[Dataset excerpts]

┄┄┄┄┄┄┄┄┄┄┄┄┄┄┄┄┄┄┄┄

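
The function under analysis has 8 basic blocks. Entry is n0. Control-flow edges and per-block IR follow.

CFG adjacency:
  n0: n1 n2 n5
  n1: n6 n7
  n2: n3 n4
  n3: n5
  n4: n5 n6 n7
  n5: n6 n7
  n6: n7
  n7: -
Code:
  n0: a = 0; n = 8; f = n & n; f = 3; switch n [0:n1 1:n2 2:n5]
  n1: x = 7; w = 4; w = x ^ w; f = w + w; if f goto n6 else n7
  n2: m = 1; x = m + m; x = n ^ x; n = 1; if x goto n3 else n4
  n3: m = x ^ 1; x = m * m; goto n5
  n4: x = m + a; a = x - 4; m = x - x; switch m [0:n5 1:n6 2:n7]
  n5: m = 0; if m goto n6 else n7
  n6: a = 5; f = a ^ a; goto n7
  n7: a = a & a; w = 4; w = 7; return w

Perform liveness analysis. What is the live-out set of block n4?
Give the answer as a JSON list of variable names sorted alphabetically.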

┄┄┄┄┄┄┄┄┄┄┄┄┄┄┄┄┄┄┄┄

Exercise directions - Could you return every record above exactly as written?

Output of the exercise -
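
The function under analysis has 8 basic blocks. Entry is n0. Control-flow edges and per-block IR follow.

CFG adjacency:
  n0: n1 n2 n5
  n1: n6 n7
  n2: n3 n4
  n3: n5
  n4: n5 n6 n7
  n5: n6 n7
  n6: n7
  n7: -
Code:
  n0: a = 0; n = 8; f = n & n; f = 3; switch n [0:n1 1:n2 2:n5]
  n1: x = 7; w = 4; w = x ^ w; f = w + w; if f goto n6 else n7
  n2: m = 1; x = m + m; x = n ^ x; n = 1; if x goto n3 else n4
  n3: m = x ^ 1; x = m * m; goto n5
  n4: x = m + a; a = x - 4; m = x - x; switch m [0:n5 1:n6 2:n7]
  n5: m = 0; if m goto n6 else n7
  n6: a = 5; f = a ^ a; goto n7
  n7: a = a & a; w = 4; w = 7; return w

Perform liveness analysis. What is the live-out set of block n4?
Give the answer as a JSON list of variable names sorted alphabetically.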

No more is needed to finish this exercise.